Please count every line of the following material that holds "values" and give the total alone.

● **RECORD EXTRACTS**
+---+
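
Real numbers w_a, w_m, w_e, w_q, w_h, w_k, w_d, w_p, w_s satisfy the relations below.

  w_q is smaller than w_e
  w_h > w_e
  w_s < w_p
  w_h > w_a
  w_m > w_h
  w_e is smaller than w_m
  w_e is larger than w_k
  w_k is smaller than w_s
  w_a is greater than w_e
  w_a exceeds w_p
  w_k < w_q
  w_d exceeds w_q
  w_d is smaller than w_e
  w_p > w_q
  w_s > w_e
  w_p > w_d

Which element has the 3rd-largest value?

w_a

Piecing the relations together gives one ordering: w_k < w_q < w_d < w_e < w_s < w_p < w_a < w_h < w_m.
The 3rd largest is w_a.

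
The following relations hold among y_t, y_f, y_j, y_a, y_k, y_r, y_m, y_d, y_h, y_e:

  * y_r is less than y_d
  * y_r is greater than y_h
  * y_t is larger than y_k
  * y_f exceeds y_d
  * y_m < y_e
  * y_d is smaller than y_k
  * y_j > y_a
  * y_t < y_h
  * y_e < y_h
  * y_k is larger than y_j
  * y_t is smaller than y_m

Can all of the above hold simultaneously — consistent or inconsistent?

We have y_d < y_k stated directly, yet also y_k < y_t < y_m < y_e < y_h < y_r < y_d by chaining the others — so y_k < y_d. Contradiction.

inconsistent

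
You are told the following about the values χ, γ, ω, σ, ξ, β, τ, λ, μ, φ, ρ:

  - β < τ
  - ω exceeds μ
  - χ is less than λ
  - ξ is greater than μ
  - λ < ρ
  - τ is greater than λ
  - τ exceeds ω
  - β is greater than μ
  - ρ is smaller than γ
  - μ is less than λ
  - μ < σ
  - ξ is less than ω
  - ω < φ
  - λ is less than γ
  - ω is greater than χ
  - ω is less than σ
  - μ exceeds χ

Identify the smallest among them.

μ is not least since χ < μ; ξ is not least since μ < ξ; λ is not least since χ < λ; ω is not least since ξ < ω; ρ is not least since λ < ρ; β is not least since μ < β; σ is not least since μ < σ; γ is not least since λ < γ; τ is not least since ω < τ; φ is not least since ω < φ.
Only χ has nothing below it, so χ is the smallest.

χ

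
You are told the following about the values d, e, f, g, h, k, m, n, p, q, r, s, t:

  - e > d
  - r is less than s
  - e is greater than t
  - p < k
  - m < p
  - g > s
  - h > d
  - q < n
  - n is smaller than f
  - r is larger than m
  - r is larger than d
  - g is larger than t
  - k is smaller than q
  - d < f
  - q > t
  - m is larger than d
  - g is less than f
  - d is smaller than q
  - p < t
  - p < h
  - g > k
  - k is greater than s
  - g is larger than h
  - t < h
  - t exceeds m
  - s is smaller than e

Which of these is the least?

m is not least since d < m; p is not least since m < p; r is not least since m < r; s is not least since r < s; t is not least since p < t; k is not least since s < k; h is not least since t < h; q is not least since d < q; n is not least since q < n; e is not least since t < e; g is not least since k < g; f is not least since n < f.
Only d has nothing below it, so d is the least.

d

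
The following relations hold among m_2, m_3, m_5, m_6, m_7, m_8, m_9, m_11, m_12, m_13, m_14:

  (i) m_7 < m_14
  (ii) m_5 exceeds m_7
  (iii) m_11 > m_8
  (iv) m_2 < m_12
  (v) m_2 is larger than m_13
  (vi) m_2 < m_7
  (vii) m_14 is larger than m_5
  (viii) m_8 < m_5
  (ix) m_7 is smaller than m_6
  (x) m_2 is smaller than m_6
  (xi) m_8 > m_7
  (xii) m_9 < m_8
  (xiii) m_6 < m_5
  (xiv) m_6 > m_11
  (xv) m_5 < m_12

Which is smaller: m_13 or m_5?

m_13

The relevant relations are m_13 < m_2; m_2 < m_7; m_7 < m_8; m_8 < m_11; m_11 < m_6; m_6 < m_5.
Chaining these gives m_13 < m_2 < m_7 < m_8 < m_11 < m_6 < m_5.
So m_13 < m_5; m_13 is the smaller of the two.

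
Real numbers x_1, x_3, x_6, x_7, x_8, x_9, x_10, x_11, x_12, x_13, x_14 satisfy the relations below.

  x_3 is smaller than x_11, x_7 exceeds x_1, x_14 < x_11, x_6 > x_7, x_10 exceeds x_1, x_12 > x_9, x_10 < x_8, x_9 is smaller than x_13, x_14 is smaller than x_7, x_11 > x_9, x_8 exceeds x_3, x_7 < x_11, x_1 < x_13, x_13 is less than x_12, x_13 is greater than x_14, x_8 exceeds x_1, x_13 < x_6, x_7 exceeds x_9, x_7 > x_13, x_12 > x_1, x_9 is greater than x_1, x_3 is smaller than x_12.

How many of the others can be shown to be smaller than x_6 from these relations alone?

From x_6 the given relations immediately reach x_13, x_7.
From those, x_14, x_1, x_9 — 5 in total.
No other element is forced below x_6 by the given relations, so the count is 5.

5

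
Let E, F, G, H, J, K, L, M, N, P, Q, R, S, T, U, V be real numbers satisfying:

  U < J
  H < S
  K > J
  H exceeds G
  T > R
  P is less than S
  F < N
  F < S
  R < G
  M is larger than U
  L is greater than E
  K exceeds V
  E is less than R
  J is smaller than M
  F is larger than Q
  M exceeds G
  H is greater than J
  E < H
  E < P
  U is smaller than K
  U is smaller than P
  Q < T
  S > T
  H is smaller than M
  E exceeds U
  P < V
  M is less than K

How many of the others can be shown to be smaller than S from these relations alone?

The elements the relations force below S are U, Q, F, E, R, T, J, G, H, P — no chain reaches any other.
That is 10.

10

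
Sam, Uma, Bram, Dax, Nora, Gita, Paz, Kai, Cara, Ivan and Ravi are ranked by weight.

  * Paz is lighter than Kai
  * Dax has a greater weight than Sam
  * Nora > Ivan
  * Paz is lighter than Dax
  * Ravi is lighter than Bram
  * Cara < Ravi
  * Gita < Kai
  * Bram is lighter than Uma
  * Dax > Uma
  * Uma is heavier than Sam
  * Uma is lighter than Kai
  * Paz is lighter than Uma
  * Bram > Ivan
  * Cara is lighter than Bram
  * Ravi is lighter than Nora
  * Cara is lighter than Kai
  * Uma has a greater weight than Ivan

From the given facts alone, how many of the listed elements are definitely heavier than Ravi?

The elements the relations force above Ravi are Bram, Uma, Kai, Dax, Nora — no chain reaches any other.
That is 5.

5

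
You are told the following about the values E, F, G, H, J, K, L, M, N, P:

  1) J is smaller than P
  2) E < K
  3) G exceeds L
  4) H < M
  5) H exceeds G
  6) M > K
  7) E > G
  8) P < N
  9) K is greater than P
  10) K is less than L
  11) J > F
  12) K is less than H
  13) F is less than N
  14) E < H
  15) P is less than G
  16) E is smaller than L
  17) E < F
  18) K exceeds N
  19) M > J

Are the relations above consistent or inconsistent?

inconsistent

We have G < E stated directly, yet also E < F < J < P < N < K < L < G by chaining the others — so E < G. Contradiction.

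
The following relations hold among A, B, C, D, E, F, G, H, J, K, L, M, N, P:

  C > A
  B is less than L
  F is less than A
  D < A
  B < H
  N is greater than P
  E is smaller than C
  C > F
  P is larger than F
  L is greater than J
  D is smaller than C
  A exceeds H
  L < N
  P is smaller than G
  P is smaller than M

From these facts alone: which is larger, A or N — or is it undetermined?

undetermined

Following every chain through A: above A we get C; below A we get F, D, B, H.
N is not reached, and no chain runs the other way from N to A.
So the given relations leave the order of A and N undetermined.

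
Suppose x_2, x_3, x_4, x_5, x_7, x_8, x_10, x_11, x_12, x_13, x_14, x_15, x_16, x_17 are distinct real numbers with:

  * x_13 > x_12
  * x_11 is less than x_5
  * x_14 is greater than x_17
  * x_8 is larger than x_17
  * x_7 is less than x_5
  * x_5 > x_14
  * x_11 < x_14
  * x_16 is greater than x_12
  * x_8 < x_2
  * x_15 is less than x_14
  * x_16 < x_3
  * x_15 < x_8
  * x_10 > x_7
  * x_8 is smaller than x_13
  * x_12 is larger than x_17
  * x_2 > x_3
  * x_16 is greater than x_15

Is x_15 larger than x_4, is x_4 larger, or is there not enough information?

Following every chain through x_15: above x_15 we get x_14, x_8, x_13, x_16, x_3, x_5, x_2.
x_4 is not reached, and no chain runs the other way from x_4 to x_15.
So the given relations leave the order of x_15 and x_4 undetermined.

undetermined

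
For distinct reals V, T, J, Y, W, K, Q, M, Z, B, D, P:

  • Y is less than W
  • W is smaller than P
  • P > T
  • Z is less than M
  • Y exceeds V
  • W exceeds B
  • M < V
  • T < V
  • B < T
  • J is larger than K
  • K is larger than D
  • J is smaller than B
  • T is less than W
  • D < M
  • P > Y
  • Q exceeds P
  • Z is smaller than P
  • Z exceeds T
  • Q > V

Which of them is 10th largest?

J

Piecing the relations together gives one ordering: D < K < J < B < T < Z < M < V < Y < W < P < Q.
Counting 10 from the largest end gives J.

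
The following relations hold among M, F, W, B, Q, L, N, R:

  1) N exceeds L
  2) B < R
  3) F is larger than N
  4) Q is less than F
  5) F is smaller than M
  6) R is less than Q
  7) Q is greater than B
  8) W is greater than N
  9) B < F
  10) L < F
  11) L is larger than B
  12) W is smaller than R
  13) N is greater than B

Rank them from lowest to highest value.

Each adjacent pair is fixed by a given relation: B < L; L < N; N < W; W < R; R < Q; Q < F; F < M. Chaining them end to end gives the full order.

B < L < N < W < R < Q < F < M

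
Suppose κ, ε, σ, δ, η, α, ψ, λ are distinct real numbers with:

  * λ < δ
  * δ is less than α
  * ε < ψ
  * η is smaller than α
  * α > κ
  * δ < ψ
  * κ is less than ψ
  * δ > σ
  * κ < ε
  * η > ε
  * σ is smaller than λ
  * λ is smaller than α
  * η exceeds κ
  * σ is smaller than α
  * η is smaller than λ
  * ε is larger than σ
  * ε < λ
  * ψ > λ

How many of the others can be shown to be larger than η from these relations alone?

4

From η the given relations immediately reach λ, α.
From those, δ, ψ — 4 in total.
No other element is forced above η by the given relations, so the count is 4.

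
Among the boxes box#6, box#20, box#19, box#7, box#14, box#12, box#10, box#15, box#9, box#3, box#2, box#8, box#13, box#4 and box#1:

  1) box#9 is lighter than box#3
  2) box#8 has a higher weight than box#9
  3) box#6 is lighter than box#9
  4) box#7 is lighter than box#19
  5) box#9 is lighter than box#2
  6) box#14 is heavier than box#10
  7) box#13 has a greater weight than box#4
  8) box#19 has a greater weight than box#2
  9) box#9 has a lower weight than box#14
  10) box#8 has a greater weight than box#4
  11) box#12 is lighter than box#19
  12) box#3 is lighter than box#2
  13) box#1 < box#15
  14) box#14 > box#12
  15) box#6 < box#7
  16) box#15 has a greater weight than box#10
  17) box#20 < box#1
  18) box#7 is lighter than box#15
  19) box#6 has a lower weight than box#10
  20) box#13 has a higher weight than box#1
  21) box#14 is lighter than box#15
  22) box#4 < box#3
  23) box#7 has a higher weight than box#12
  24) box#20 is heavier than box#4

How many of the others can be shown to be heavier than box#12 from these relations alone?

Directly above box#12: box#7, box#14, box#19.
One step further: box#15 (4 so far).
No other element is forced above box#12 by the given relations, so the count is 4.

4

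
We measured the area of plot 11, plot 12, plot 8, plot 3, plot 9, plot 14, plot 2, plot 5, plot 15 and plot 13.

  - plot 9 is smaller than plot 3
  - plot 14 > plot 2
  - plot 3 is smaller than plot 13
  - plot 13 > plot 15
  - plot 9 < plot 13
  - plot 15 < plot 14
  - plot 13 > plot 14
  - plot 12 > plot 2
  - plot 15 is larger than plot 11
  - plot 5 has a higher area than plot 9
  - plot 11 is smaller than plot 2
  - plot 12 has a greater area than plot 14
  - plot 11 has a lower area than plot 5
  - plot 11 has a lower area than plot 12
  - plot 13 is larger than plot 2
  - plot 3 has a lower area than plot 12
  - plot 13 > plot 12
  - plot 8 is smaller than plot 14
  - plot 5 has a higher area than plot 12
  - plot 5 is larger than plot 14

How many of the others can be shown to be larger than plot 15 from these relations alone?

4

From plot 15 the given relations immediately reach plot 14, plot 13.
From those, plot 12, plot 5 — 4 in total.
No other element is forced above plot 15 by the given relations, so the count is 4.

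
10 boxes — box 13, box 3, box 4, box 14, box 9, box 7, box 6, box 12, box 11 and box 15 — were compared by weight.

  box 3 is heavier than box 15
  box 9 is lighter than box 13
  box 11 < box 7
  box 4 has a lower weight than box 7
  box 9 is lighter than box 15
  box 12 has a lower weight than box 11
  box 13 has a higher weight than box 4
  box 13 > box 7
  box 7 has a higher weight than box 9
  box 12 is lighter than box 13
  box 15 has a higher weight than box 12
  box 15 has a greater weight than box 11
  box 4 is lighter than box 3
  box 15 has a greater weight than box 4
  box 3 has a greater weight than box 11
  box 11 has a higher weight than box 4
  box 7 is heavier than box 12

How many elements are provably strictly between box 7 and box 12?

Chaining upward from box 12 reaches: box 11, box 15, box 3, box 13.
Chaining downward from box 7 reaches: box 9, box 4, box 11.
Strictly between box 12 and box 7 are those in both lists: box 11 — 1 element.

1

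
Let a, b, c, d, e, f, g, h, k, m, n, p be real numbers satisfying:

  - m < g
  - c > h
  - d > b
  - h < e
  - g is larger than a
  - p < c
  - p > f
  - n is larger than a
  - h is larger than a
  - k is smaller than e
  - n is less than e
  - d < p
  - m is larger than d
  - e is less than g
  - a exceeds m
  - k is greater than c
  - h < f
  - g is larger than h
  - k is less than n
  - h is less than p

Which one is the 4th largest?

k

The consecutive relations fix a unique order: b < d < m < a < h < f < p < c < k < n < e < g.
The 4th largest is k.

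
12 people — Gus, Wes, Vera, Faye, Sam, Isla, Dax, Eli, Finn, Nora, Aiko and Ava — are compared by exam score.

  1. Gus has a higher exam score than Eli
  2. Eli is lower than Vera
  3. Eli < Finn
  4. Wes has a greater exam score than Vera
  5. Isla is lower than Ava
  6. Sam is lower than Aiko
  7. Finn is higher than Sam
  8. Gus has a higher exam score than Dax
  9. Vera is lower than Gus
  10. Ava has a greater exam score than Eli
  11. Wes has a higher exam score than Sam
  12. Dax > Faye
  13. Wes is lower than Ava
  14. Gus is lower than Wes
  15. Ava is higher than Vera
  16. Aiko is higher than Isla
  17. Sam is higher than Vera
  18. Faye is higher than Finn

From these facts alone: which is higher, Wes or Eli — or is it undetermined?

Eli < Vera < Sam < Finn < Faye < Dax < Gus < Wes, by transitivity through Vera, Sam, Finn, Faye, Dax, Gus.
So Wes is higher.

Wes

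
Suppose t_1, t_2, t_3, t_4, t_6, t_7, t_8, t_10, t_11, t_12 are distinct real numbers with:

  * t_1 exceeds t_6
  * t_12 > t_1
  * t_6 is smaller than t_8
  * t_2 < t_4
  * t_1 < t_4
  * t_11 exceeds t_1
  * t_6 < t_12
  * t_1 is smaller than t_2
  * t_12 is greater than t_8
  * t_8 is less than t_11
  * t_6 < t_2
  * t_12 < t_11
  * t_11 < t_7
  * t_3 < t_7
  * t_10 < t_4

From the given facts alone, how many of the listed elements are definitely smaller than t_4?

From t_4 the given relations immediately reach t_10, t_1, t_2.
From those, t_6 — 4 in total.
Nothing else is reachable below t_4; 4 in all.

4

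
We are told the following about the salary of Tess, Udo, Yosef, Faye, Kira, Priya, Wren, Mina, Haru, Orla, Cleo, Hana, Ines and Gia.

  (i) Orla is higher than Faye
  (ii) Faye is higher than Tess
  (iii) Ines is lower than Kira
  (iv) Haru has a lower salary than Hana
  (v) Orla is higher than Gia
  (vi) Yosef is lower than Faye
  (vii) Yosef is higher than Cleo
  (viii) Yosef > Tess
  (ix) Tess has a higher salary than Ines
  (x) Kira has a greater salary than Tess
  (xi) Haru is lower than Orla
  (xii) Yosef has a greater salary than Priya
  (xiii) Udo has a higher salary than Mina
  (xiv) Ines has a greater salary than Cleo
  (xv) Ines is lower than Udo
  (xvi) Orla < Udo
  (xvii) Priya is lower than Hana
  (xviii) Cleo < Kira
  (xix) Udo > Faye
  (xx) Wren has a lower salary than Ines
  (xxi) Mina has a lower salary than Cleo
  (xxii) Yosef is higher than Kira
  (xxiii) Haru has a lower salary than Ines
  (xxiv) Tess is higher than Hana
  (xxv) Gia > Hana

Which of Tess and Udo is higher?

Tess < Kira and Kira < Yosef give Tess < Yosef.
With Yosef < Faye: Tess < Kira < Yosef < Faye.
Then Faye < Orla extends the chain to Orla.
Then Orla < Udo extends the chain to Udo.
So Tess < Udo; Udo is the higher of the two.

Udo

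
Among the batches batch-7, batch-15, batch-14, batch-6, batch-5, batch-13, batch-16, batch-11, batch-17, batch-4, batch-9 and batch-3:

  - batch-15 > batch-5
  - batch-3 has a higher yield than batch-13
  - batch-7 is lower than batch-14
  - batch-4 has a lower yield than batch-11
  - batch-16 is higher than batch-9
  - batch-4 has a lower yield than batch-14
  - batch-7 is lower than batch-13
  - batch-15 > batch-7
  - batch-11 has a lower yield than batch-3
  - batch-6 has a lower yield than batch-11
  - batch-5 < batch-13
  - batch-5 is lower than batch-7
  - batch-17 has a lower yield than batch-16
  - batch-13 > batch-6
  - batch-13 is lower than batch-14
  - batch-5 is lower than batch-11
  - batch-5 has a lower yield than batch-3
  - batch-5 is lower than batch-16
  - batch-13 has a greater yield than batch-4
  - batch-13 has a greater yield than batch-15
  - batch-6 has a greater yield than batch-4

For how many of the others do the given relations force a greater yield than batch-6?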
+---+
● **EXERCISE SOLUTION**
3